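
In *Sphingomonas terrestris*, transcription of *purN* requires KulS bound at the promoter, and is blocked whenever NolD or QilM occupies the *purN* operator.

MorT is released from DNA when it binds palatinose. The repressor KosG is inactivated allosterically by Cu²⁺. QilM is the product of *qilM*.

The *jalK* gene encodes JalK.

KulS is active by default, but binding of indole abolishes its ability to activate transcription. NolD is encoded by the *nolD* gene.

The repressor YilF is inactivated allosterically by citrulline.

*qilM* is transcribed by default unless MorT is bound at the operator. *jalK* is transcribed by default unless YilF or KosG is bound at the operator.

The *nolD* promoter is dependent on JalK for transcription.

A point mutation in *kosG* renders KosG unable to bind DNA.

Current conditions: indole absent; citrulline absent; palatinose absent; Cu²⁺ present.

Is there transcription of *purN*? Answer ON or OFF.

Indole is absent, so KulS is active.
Citrulline is absent, so YilF is active.
KosG is non-functional in this strain, so it has no effect.
With repressor YilF bound, *jalK* is not transcribed.
So JalK is not produced.
Required activator JalK is absent, so *nolD* is not transcribed.
So NolD is not produced.
Palatinose is absent, so MorT is active.
With repressor MorT bound, *qilM* is not transcribed.
So QilM is not produced.
No repressor is bound and KulS is active, so *purN* is transcribed.

ON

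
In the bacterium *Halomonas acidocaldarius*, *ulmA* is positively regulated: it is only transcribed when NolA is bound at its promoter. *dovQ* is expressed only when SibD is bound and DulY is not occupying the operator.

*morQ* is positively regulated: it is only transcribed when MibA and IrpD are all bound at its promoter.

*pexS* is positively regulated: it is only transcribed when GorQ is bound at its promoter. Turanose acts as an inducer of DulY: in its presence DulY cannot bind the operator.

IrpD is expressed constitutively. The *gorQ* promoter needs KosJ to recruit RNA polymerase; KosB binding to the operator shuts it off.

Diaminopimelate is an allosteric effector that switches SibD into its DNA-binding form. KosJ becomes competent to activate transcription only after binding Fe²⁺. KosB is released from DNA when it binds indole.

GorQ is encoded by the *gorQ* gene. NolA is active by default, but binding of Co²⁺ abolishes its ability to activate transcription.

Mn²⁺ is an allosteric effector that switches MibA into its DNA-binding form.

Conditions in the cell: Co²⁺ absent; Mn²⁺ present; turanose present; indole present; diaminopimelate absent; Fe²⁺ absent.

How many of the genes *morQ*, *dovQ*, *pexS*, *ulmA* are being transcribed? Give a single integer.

2

Mn²⁺ is present, so MibA is active.
IrpD is produced constitutively and is active.
No repressor is bound and MibA and IrpD are active, so *morQ* is transcribed.
→ *morQ* is ON.
Turanose is present, so DulY is inactive.
Diaminopimelate is absent, so SibD is inactive.
Required activator SibD is absent, so *dovQ* is not transcribed.
→ *dovQ* is OFF.
Fe²⁺ is absent, so KosJ is inactive.
Indole is present, so KosB is inactive.
Required activator KosJ is absent, so *gorQ* is not transcribed.
So GorQ is not produced.
Required activator GorQ is absent, so *pexS* is not transcribed.
→ *pexS* is OFF.
Co²⁺ is absent, so NolA is active.
No repressor is bound and NolA is active, so *ulmA* is transcribed.
→ *ulmA* is ON.
2 of the 4 genes are transcribed.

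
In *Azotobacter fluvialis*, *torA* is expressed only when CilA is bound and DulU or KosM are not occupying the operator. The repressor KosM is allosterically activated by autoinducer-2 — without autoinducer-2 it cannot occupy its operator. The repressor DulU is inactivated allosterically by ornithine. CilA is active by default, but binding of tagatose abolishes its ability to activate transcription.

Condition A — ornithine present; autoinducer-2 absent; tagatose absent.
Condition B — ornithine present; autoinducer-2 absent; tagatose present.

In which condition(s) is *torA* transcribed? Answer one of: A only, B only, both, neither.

Condition A:
Ornithine is present, so DulU is inactive.
Autoinducer-2 is absent, so KosM is inactive.
Tagatose is absent, so CilA is active.
No repressor is bound and CilA is active, so *torA* is transcribed.
→ *torA* is ON in A.
Condition B:
Ornithine is present, so DulU is inactive.
Autoinducer-2 is absent, so KosM is inactive.
Tagatose is present, so CilA is inactive.
Required activator CilA is absent, so *torA* is not transcribed.
→ *torA* is OFF in B.

A only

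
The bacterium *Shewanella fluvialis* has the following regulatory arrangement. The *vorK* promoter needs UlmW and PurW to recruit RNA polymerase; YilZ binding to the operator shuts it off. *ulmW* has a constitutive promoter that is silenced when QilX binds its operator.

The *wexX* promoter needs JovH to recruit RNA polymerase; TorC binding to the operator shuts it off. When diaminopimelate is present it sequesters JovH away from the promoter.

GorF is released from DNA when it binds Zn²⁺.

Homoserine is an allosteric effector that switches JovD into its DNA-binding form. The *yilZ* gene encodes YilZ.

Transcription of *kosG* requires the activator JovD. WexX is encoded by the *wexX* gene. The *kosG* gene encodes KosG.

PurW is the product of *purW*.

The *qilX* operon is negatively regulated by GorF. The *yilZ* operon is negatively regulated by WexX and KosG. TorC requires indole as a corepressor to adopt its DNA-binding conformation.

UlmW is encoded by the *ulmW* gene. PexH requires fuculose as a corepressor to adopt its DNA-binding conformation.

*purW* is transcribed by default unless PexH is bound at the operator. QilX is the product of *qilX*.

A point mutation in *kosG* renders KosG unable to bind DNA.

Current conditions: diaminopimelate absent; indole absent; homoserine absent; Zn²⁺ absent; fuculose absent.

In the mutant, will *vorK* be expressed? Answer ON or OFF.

Indole is absent, so TorC is inactive.
Diaminopimelate is absent, so JovH is active.
No repressor is bound and JovH is active, so *wexX* is transcribed.
So WexX is produced and active.
KosG is non-functional in this strain, so it has no effect.
With repressor WexX bound, *yilZ* is not transcribed.
So YilZ is not produced.
Zn²⁺ is absent, so GorF is active.
With repressor GorF bound, *qilX* is not transcribed.
So QilX is not produced.
With no repressor bound, *ulmW* is transcribed.
So UlmW is produced and active.
Fuculose is absent, so PexH is inactive.
With no repressor bound, *purW* is transcribed.
So PurW is produced and active.
No repressor is bound and UlmW and PurW are active, so *vorK* is transcribed.

ON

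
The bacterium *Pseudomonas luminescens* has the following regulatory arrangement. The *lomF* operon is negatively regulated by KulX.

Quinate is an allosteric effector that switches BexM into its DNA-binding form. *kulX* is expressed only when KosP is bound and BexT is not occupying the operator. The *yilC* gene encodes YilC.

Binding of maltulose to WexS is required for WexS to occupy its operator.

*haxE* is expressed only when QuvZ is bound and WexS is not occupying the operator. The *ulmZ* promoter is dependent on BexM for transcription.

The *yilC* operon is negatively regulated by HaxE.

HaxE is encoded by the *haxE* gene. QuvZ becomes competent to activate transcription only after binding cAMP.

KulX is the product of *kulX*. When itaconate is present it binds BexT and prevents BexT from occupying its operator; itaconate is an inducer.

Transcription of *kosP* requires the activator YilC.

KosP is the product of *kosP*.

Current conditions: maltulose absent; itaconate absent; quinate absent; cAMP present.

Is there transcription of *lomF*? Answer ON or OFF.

Maltulose is absent, so WexS is inactive.
cAMP is present, so QuvZ is active.
No repressor is bound and QuvZ is active, so *haxE* is transcribed.
So HaxE is produced and active.
With repressor HaxE bound, *yilC* is not transcribed.
So YilC is not produced.
Required activator YilC is absent, so *kosP* is not transcribed.
So KosP is not produced.
Itaconate is absent, so BexT is active.
With repressor BexT bound, *kulX* is not transcribed.
So KulX is not produced.
With no repressor bound, *lomF* is transcribed.

ON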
===
- _EXERCISE DETAILS_: The first line of the data, the line with "Current conditions: indole", and all lines in between are to be copied exactly. Leave out everything else.

- _WRITTEN SOLUTION_:
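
In *Sphingomonas terrestris*, transcription of *purN* requires KulS bound at the promoter, and is blocked whenever NolD or QilM occupies the *purN* operator.

MorT is released from DNA when it binds palatinose. The repressor KosG is inactivated allosterically by Cu²⁺. QilM is the product of *qilM*.

The *jalK* gene encodes JalK.

KulS is active by default, but binding of indole abolishes its ability to activate transcription. NolD is encoded by the *nolD* gene.

The repressor YilF is inactivated allosterically by citrulline.

*qilM* is transcribed by default unless MorT is bound at the operator. *jalK* is transcribed by default unless YilF or KosG is bound at the operator.

The *nolD* promoter is dependent on JalK for transcription.

A point mutation in *kosG* renders KosG unable to bind DNA.

Current conditions: indole absent; citrulline absent; palatinose absent; Cu²⁺ present.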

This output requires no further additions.